**WHAT IS BEING ASKED:** Pick out the lines below with "overall" and list them.

**TASK MATERIAL:**
__________________________________________________

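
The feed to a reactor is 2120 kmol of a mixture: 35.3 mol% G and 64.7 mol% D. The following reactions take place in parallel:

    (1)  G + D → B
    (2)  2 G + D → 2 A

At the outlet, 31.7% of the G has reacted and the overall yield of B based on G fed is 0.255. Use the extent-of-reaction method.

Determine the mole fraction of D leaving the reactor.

0.607

Yield of B: 1ξ₁ / 748.4 = 0.255 → ξ₁ = 190.8 kmol.
Conversion of G: 1ξ₁ + 2ξ₂ = 0.317 × 748.4 = 237.2 → ξ₂ = 23.2 kmol.
Outlet amounts (n = n₀ + Σ ν·ξ):
  G: 748.4 − 1(190.8) − 2(23.2) = 511.1
  D: 1372 − 1(190.8) − 1(23.2) = 1158
  B: 0 + 1(190.8) = 190.8
  A: 0 + 2(23.2) = 46.4
Total out = 1906 kmol; y_D = 1158 / 1906 = 0.6074.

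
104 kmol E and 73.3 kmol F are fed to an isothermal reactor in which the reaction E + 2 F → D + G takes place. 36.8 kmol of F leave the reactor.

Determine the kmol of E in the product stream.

For F: n = n₀ − 2ξ → 36.8 = 73.3 − 2ξ, giving ξ = 18.25 kmol.
Outlet amounts (n = n₀ + ν ξ):
  E: 104 − 1(18.25) = 85.75
  F: 73.3 − 2(18.25) = 36.8
  D: 0 + 1(18.25) = 18.25
  G: 0 + 1(18.25) = 18.25

85.8 kmol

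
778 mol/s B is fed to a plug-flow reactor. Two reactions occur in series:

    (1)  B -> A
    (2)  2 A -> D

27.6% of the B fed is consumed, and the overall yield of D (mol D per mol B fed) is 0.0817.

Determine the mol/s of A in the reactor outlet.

Conversion of B: B consumed = 1ξ₁ = 0.276 × 778 → ξ₁ = 214.7 mol/s.
Yield of D: 1ξ₂ / 778 = 0.0817 → ξ₂ = 63.56 mol/s.
Outlet amounts (n = n₀ + Σ ν·ξ):
  B: 778 − 1(214.7) = 563.3
  A: 0 + 1(214.7) − 2(63.56) = 87.6
  D: 0 + 1(63.56) = 63.56

87.6 mol/s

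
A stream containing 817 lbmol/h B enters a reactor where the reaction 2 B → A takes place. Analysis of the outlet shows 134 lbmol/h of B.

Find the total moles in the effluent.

For B: n = n₀ − 2ξ → 134 = 817 − 2ξ, giving ξ = 341.5 lbmol/h.
Outlet amounts (n = n₀ + ν ξ):
  B: 817 − 2(341.5) = 134
  A: 0 + 1(341.5) = 341.5
Total out = 134 + 341.5 = 475.5 lbmol/h.

476 lbmol/h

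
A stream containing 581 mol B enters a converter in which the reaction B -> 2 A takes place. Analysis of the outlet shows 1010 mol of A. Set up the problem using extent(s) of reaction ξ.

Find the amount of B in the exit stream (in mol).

For A: n = n₀ + 2ξ → 1010 = 0 + 2ξ, giving ξ = 505 mol.
Outlet amounts (n = n₀ + ν ξ):
  B: 581 − 1(505) = 76
  A: 0 + 2(505) = 1010

76 mol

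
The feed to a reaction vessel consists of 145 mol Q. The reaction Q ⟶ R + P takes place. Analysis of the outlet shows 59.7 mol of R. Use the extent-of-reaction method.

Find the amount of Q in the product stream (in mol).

85.3 mol

For R: n = n₀ + 1ξ → 59.7 = 0 + 1ξ, giving ξ = 59.7 mol.
Outlet amounts (n = n₀ + ν ξ):
  Q: 145 − 1(59.7) = 85.3
  R: 0 + 1(59.7) = 59.7
  P: 0 + 1(59.7) = 59.7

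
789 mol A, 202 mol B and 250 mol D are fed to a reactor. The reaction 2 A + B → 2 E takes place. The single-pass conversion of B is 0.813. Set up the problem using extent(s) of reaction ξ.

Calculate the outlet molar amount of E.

328 mol

B reacted = 0.813 × 202 = 164.2 mol; ν_B = −1, so ξ = 164.2/1 = 164.2 mol.
Outlet amounts (n = n₀ + ν ξ):
  A: 789 − 2(164.2) = 460.5
  B: 202 − 1(164.2) = 37.77
  E: 0 + 2(164.2) = 328.5
  D: 250 (inert)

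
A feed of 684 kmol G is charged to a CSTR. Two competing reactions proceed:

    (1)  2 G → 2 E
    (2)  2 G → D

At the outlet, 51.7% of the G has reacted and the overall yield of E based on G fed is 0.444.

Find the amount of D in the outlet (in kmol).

25 kmol

Yield of E: 2ξ₁ / 684 = 0.444 → ξ₁ = 151.8 kmol.
Conversion of G: 2ξ₁ + 2ξ₂ = 0.517 × 684 = 353.6 → ξ₂ = 24.97 kmol.
Outlet amounts (n = n₀ + Σ ν·ξ):
  G: 684 − 2(151.8) − 2(24.97) = 330.4
  E: 0 + 2(151.8) = 303.7
  D: 0 + 1(24.97) = 24.97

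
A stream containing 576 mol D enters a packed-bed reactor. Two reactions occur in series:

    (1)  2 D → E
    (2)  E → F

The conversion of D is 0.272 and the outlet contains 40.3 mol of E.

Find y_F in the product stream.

Conversion of D: D consumed = 2ξ₁ = 0.272 × 576 → ξ₁ = 78.34 mol.
E balance: n_E = 0 + 1ξ₁ − 1ξ₂ = 40.3 → ξ₂ = (1·78.34 − 40.3)/1 = 38.04 mol.
Outlet amounts (n = n₀ + Σ ν·ξ):
  D: 576 − 2(78.34) = 419.3
  E: 0 + 1(78.34) − 1(38.04) = 40.3
  F: 0 + 1(38.04) = 38.04
Total out = 497.7 mol; y_F = 38.04 / 497.7 = 0.07643.

0.0764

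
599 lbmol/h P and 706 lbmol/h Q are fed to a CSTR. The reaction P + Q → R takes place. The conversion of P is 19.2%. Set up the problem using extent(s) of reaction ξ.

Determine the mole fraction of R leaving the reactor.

P reacted = 0.192 × 599 = 115 lbmol/h; ν_P = −1, so ξ = 115/1 = 115 lbmol/h.
Outlet amounts (n = n₀ + ν ξ):
  P: 599 − 1(115) = 484
  Q: 706 − 1(115) = 591
  R: 0 + 1(115) = 115
Total out = 1190 lbmol/h; y_R = 115 / 1190 = 0.09665.

0.0966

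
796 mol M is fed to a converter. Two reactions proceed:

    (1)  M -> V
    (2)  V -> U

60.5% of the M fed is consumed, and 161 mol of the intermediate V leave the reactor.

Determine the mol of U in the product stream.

321 mol

Conversion of M: M consumed = 1ξ₁ = 0.605 × 796 → ξ₁ = 481.6 mol.
V balance: n_V = 0 + 1ξ₁ − 1ξ₂ = 161 → ξ₂ = (1·481.6 − 161)/1 = 320.6 mol.
Outlet amounts (n = n₀ + Σ ν·ξ):
  M: 796 − 1(481.6) = 314.4
  V: 0 + 1(481.6) − 1(320.6) = 161
  U: 0 + 1(320.6) = 320.6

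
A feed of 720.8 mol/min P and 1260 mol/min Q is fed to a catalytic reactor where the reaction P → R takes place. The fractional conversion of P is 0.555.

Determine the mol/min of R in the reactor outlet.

400 mol/min

P reacted = 0.555 × 720.8 = 400 mol/min; ν_P = −1, so ξ = 400/1 = 400 mol/min.
Outlet amounts (n = n₀ + ν ξ):
  P: 720.8 − 1(400) = 320.8
  R: 0 + 1(400) = 400
  Q: 1260 (inert)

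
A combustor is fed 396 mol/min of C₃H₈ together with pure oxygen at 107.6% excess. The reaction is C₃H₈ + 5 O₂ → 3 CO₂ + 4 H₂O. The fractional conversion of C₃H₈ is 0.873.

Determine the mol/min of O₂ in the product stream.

Stoichiometric O₂ = 5 × 396 = 1980 mol/min; O₂ fed = 1980 × 2.076 = 4110 mol/min.
Fuel reacted = 0.873 × 396 → ξ = 345.7 mol/min.
Outlet (n = n₀ + ν ξ):
  C₃H₈: 396 − 1(345.7) = 50.29
  O₂: 4110 − 5(345.7) = 2382
  CO₂: 0 + 3(345.7) = 1037
  H₂O: 0 + 4(345.7) = 1383

2380 mol/min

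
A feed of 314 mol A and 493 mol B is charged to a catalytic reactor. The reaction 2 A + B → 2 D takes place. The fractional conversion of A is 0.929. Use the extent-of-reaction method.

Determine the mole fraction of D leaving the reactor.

A reacted = 0.929 × 314 = 291.7 mol; ν_A = −2, so ξ = 291.7/2 = 145.9 mol.
Outlet amounts (n = n₀ + ν ξ):
  A: 314 − 2(145.9) = 22.29
  B: 493 − 1(145.9) = 347.1
  D: 0 + 2(145.9) = 291.7
Total out = 661.1 mol; y_D = 291.7 / 661.1 = 0.4412.

0.441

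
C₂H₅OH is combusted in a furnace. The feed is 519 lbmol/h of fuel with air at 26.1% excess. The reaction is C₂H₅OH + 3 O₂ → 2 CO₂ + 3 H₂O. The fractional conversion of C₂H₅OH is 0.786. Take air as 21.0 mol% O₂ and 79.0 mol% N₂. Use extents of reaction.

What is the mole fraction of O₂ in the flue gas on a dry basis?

Stoichiometric O₂ = 3 × 519 = 1557 lbmol/h; O₂ fed = 1557 × 1.261 = 1963 lbmol/h.
N₂ fed = 1963 × 79/21 = 7386 lbmol/h.
Fuel reacted = 0.786 × 519 → ξ = 407.9 lbmol/h.
Outlet (n = n₀ + ν ξ):
  C₂H₅OH: 519 − 1(407.9) = 111.1
  O₂: 1963 − 3(407.9) = 739.6
  N₂: 7386 (inert)
  CO₂: 0 + 2(407.9) = 815.9
  H₂O: 0 + 3(407.9) = 1224
Dry total = 9053 lbmol/h; y_O₂ (dry) = 739.6 / 9053 = 0.0817.

0.0817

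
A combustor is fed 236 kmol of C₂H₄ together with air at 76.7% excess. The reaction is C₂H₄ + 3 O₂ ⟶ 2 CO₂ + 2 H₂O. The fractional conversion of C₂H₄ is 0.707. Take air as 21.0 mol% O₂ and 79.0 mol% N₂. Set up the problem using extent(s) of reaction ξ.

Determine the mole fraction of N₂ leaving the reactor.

0.76

Stoichiometric O₂ = 3 × 236 = 708 kmol; O₂ fed = 708 × 1.767 = 1251 kmol.
N₂ fed = 1251 × 79/21 = 4706 kmol.
Fuel reacted = 0.707 × 236 → ξ = 166.9 kmol.
Outlet (n = n₀ + ν ξ):
  C₂H₄: 236 − 1(166.9) = 69.15
  O₂: 1251 − 3(166.9) = 750.5
  N₂: 4706 (inert)
  CO₂: 0 + 2(166.9) = 333.7
  H₂O: 0 + 2(166.9) = 333.7
Total out = 6193 kmol; y_N₂ = 4706 / 6193 = 0.7599.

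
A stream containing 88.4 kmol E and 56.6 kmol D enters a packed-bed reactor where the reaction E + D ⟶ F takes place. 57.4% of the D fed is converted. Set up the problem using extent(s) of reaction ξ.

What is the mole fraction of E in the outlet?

D reacted = 0.574 × 56.6 = 32.49 kmol; ν_D = −1, so ξ = 32.49/1 = 32.49 kmol.
Outlet amounts (n = n₀ + ν ξ):
  E: 88.4 − 1(32.49) = 55.91
  D: 56.6 − 1(32.49) = 24.11
  F: 0 + 1(32.49) = 32.49
Total out = 112.5 kmol; y_E = 55.91 / 112.5 = 0.4969.

0.497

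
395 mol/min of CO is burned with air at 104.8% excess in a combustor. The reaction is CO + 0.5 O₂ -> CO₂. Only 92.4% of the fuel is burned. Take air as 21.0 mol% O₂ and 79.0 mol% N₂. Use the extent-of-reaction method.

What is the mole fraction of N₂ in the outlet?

0.711

Stoichiometric O₂ = 0.5 × 395 = 197.5 mol/min; O₂ fed = 197.5 × 2.048 = 404.5 mol/min.
N₂ fed = 404.5 × 79/21 = 1522 mol/min.
Fuel reacted = 0.924 × 395 → ξ = 365 mol/min.
Outlet (n = n₀ + ν ξ):
  CO: 395 − 1(365) = 30.02
  O₂: 404.5 − 0.5(365) = 222
  N₂: 1522 (inert)
  CO₂: 0 + 1(365) = 365
Total out = 2139 mol/min; y_N₂ = 1522 / 2139 = 0.7115.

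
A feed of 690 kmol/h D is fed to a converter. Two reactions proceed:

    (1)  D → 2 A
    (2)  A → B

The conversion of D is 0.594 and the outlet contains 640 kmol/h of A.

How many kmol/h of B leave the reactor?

Conversion of D: D consumed = 1ξ₁ = 0.594 × 690 → ξ₁ = 409.9 kmol/h.
A balance: n_A = 0 + 2ξ₁ − 1ξ₂ = 640 → ξ₂ = (2·409.9 − 640)/1 = 179.7 kmol/h.
Outlet amounts (n = n₀ + Σ ν·ξ):
  D: 690 − 1(409.9) = 280.1
  A: 0 + 2(409.9) − 1(179.7) = 640
  B: 0 + 1(179.7) = 179.7

180 kmol/h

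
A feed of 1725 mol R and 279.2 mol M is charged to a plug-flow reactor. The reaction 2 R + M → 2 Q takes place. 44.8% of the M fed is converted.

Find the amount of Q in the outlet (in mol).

M reacted = 0.448 × 279.2 = 125.1 mol; ν_M = −1, so ξ = 125.1/1 = 125.1 mol.
Outlet amounts (n = n₀ + ν ξ):
  R: 1725 − 2(125.1) = 1475
  M: 279.2 − 1(125.1) = 154.1
  Q: 0 + 2(125.1) = 250.2

250 mol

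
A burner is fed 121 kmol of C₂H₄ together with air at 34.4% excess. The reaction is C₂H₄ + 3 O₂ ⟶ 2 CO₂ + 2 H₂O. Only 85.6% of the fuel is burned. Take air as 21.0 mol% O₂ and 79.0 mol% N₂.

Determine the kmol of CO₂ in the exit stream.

Stoichiometric O₂ = 3 × 121 = 363 kmol; O₂ fed = 363 × 1.344 = 487.9 kmol.
N₂ fed = 487.9 × 79/21 = 1835 kmol.
Fuel reacted = 0.856 × 121 → ξ = 103.6 kmol.
Outlet (n = n₀ + ν ξ):
  C₂H₄: 121 − 1(103.6) = 17.42
  O₂: 487.9 − 3(103.6) = 177.1
  N₂: 1835 (inert)
  CO₂: 0 + 2(103.6) = 207.2
  H₂O: 0 + 2(103.6) = 207.2

207 kmol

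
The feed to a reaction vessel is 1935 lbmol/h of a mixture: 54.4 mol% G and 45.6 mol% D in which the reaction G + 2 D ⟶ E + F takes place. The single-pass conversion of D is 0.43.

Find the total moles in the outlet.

D reacted = 0.43 × 882.4 = 379.4 lbmol/h; ν_D = −2, so ξ = 379.4/2 = 189.7 lbmol/h.
Outlet amounts (n = n₀ + ν ξ):
  G: 1053 − 1(189.7) = 862.9
  D: 882.4 − 2(189.7) = 502.9
  E: 0 + 1(189.7) = 189.7
  F: 0 + 1(189.7) = 189.7
Total out = 862.9 + 502.9 + 189.7 + 189.7 = 1745 lbmol/h.

1750 lbmol/h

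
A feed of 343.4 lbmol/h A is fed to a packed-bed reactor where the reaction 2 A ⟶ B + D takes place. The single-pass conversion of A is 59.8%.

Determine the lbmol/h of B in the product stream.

103 lbmol/h

A reacted = 0.598 × 343.4 = 205.4 lbmol/h; ν_A = −2, so ξ = 205.4/2 = 102.7 lbmol/h.
Outlet amounts (n = n₀ + ν ξ):
  A: 343.4 − 2(102.7) = 138
  B: 0 + 1(102.7) = 102.7
  D: 0 + 1(102.7) = 102.7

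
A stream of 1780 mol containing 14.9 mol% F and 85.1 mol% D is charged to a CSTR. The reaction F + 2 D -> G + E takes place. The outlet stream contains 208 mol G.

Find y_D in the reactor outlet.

For G: n = n₀ + 1ξ → 208 = 0 + 1ξ, giving ξ = 208 mol.
Outlet amounts (n = n₀ + ν ξ):
  F: 265.2 − 1(208) = 57.22
  D: 1515 − 2(208) = 1099
  G: 0 + 1(208) = 208
  E: 0 + 1(208) = 208
Total out = 1572 mol; y_D = 1099 / 1572 = 0.699.

0.699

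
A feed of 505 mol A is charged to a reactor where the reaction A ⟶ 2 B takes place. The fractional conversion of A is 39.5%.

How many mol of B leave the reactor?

399 mol

A reacted = 0.395 × 505 = 199.5 mol; ν_A = −1, so ξ = 199.5/1 = 199.5 mol.
Outlet amounts (n = n₀ + ν ξ):
  A: 505 − 1(199.5) = 305.5
  B: 0 + 2(199.5) = 399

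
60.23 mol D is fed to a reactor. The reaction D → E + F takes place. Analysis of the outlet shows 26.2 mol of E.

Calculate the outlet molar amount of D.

For E: n = n₀ + 1ξ → 26.2 = 0 + 1ξ, giving ξ = 26.2 mol.
Outlet amounts (n = n₀ + ν ξ):
  D: 60.23 − 1(26.2) = 34.03
  E: 0 + 1(26.2) = 26.2
  F: 0 + 1(26.2) = 26.2

34 mol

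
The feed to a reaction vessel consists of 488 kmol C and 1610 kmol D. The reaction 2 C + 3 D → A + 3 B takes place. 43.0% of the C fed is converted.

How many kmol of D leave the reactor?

C reacted = 0.43 × 488 = 209.8 kmol; ν_C = −2, so ξ = 209.8/2 = 104.9 kmol.
Outlet amounts (n = n₀ + ν ξ):
  C: 488 − 2(104.9) = 278.2
  D: 1610 − 3(104.9) = 1295
  A: 0 + 1(104.9) = 104.9
  B: 0 + 3(104.9) = 314.8

1300 kmol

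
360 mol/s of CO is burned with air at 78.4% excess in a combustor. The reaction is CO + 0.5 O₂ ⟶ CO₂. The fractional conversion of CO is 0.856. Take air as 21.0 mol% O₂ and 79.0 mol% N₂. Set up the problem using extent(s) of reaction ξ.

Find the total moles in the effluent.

1740 mol/s

Stoichiometric O₂ = 0.5 × 360 = 180 mol/s; O₂ fed = 180 × 1.784 = 321.1 mol/s.
N₂ fed = 321.1 × 79/21 = 1208 mol/s.
Fuel reacted = 0.856 × 360 → ξ = 308.2 mol/s.
Outlet (n = n₀ + ν ξ):
  CO: 360 − 1(308.2) = 51.84
  O₂: 321.1 − 0.5(308.2) = 167
  N₂: 1208 (inert)
  CO₂: 0 + 1(308.2) = 308.2
Total out = 51.84 + 167 + 1208 + 308.2 = 1735 mol/s.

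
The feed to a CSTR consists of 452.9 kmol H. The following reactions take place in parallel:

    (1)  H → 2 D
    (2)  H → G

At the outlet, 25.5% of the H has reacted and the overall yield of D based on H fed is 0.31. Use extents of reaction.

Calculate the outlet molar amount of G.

45.3 kmol

Yield of D: 2ξ₁ / 452.9 = 0.31 → ξ₁ = 70.2 kmol.
Conversion of H: 1ξ₁ + 1ξ₂ = 0.255 × 452.9 = 115.5 → ξ₂ = 45.29 kmol.
Outlet amounts (n = n₀ + Σ ν·ξ):
  H: 452.9 − 1(70.2) − 1(45.29) = 337.4
  D: 0 + 2(70.2) = 140.4
  G: 0 + 1(45.29) = 45.29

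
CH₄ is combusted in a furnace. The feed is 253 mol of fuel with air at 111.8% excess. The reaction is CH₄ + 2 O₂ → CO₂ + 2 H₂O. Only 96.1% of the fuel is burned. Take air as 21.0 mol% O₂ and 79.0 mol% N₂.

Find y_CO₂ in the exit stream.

Stoichiometric O₂ = 2 × 253 = 506 mol; O₂ fed = 506 × 2.118 = 1072 mol.
N₂ fed = 1072 × 79/21 = 4032 mol.
Fuel reacted = 0.961 × 253 → ξ = 243.1 mol.
Outlet (n = n₀ + ν ξ):
  CH₄: 253 − 1(243.1) = 9.867
  O₂: 1072 − 2(243.1) = 585.4
  N₂: 4032 (inert)
  CO₂: 0 + 1(243.1) = 243.1
  H₂O: 0 + 2(243.1) = 486.3
Total out = 5356 mol; y_CO₂ = 243.1 / 5356 = 0.04539.

0.0454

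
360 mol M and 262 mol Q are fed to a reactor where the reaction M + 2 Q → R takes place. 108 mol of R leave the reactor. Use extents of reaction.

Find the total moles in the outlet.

406 mol

For R: n = n₀ + 1ξ → 108 = 0 + 1ξ, giving ξ = 108 mol.
Outlet amounts (n = n₀ + ν ξ):
  M: 360 − 1(108) = 252
  Q: 262 − 2(108) = 46
  R: 0 + 1(108) = 108
Total out = 252 + 46 + 108 = 406 mol.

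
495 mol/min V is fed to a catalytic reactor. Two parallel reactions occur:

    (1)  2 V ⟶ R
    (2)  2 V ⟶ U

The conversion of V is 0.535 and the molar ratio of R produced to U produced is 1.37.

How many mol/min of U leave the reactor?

Conversion of V: V consumed = 0.535 × 495 = 264.8 mol/min = 2ξ₁ + 2ξ₂.
Selectivity: 1ξ₁ / (1ξ₂) = 1.37 → ξ₁ = 1.37 ξ₂.
Substitute: (2·1.37 + 2) ξ₂ = 264.8 → ξ₂ = 55.87 mol/min, ξ₁ = 76.54 mol/min.
Outlet amounts (n = n₀ + Σ ν·ξ):
  V: 495 − 2(76.54) − 2(55.87) = 230.2
  R: 0 + 1(76.54) = 76.54
  U: 0 + 1(55.87) = 55.87

55.9 mol/min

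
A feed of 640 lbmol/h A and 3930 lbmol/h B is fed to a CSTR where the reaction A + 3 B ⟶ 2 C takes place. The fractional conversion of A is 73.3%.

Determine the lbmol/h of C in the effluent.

A reacted = 0.733 × 640 = 469.1 lbmol/h; ν_A = −1, so ξ = 469.1/1 = 469.1 lbmol/h.
Outlet amounts (n = n₀ + ν ξ):
  A: 640 − 1(469.1) = 170.9
  B: 3930 − 3(469.1) = 2523
  C: 0 + 2(469.1) = 938.2

938 lbmol/h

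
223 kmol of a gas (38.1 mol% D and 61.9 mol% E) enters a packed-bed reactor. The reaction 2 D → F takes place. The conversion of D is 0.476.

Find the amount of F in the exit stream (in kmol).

D reacted = 0.476 × 84.96 = 40.44 kmol; ν_D = −2, so ξ = 40.44/2 = 20.22 kmol.
Outlet amounts (n = n₀ + ν ξ):
  D: 84.96 − 2(20.22) = 44.52
  F: 0 + 1(20.22) = 20.22
  E: 138 (inert)

20.2 kmol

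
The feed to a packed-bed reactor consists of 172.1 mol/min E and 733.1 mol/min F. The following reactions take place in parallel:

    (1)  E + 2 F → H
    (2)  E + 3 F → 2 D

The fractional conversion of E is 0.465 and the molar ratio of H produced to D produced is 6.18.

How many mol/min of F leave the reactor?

Conversion of E: E consumed = 0.465 × 172.1 = 80.03 mol/min = 1ξ₁ + 1ξ₂.
Selectivity: 1ξ₁ / (2ξ₂) = 6.18 → ξ₁ = 12.36 ξ₂.
Substitute: (1·12.36 + 1) ξ₂ = 80.03 → ξ₂ = 5.99 mol/min, ξ₁ = 74.04 mol/min.
Outlet amounts (n = n₀ + Σ ν·ξ):
  E: 172.1 − 1(74.04) − 1(5.99) = 92.07
  F: 733.1 − 2(74.04) − 3(5.99) = 567.1
  H: 0 + 1(74.04) = 74.04
  D: 0 + 2(5.99) = 11.98

567 mol/min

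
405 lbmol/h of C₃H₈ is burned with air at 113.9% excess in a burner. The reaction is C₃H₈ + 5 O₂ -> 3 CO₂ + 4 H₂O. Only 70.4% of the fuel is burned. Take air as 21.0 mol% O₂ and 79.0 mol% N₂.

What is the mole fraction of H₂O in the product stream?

Stoichiometric O₂ = 5 × 405 = 2025 lbmol/h; O₂ fed = 2025 × 2.139 = 4331 lbmol/h.
N₂ fed = 4331 × 79/21 = 16290 lbmol/h.
Fuel reacted = 0.704 × 405 → ξ = 285.1 lbmol/h.
Outlet (n = n₀ + ν ξ):
  C₃H₈: 405 − 1(285.1) = 119.9
  O₂: 4331 − 5(285.1) = 2906
  N₂: 16290 (inert)
  CO₂: 0 + 3(285.1) = 855.4
  H₂O: 0 + 4(285.1) = 1140
Total out = 21320 lbmol/h; y_H₂O = 1140 / 21320 = 0.0535.

0.0535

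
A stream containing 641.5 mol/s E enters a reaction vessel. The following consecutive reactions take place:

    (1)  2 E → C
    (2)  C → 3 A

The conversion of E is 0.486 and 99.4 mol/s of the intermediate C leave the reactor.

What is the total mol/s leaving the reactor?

599 mol/s

Conversion of E: E consumed = 2ξ₁ = 0.486 × 641.5 → ξ₁ = 155.9 mol/s.
C balance: n_C = 0 + 1ξ₁ − 1ξ₂ = 99.4 → ξ₂ = (1·155.9 − 99.4)/1 = 56.48 mol/s.
Outlet amounts (n = n₀ + Σ ν·ξ):
  E: 641.5 − 2(155.9) = 329.7
  C: 0 + 1(155.9) − 1(56.48) = 99.4
  A: 0 + 3(56.48) = 169.5
Total out = 329.7 + 99.4 + 169.5 = 598.6 mol/s.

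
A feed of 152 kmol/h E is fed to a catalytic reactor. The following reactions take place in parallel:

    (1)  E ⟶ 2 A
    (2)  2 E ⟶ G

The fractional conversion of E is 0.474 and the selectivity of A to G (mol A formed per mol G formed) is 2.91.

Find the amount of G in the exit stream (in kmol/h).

Conversion of E: E consumed = 0.474 × 152 = 72.05 kmol/h = 1ξ₁ + 2ξ₂.
Selectivity: 2ξ₁ / (1ξ₂) = 2.91 → ξ₁ = 1.455 ξ₂.
Substitute: (1·1.455 + 2) ξ₂ = 72.05 → ξ₂ = 20.85 kmol/h, ξ₁ = 30.34 kmol/h.
Outlet amounts (n = n₀ + Σ ν·ξ):
  E: 152 − 1(30.34) − 2(20.85) = 79.95
  A: 0 + 2(30.34) = 60.68
  G: 0 + 1(20.85) = 20.85

20.9 kmol/h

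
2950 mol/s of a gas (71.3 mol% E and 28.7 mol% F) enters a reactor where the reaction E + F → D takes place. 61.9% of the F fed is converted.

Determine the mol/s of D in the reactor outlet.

F reacted = 0.619 × 846.6 = 524.1 mol/s; ν_F = −1, so ξ = 524.1/1 = 524.1 mol/s.
Outlet amounts (n = n₀ + ν ξ):
  E: 2103 − 1(524.1) = 1579
  F: 846.6 − 1(524.1) = 322.6
  D: 0 + 1(524.1) = 524.1

524 mol/s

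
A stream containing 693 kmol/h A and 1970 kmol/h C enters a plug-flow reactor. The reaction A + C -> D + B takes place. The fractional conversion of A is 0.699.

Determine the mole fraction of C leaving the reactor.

A reacted = 0.699 × 693 = 484.4 kmol/h; ν_A = −1, so ξ = 484.4/1 = 484.4 kmol/h.
Outlet amounts (n = n₀ + ν ξ):
  A: 693 − 1(484.4) = 208.6
  C: 1970 − 1(484.4) = 1486
  D: 0 + 1(484.4) = 484.4
  B: 0 + 1(484.4) = 484.4
Total out = 2663 kmol/h; y_C = 1486 / 2663 = 0.5579.

0.558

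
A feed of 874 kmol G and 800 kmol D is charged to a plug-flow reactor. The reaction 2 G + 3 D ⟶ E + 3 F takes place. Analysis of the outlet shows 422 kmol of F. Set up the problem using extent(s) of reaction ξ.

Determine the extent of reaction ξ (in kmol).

ξ = 141 kmol

For F: n = n₀ + 3ξ → 422 = 0 + 3ξ, giving ξ = 140.7 kmol.
Outlet amounts (n = n₀ + ν ξ):
  G: 874 − 2(140.7) = 592.7
  D: 800 − 3(140.7) = 378
  E: 0 + 1(140.7) = 140.7
  F: 0 + 3(140.7) = 422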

__________________________________________________

**ANSWER TO THIS TASK:**
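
At the outlet, 31.7% of the G has reacted and the overall yield of B based on G fed is 0.255. Use the extent-of-reaction method.
27.6% of the B fed is consumed, and the overall yield of D (mol D per mol B fed) is 0.0817.
At the outlet, 51.7% of the G has reacted and the overall yield of E based on G fed is 0.444.
At the outlet, 25.5% of the H has reacted and the overall yield of D based on H fed is 0.31. Use extents of reaction.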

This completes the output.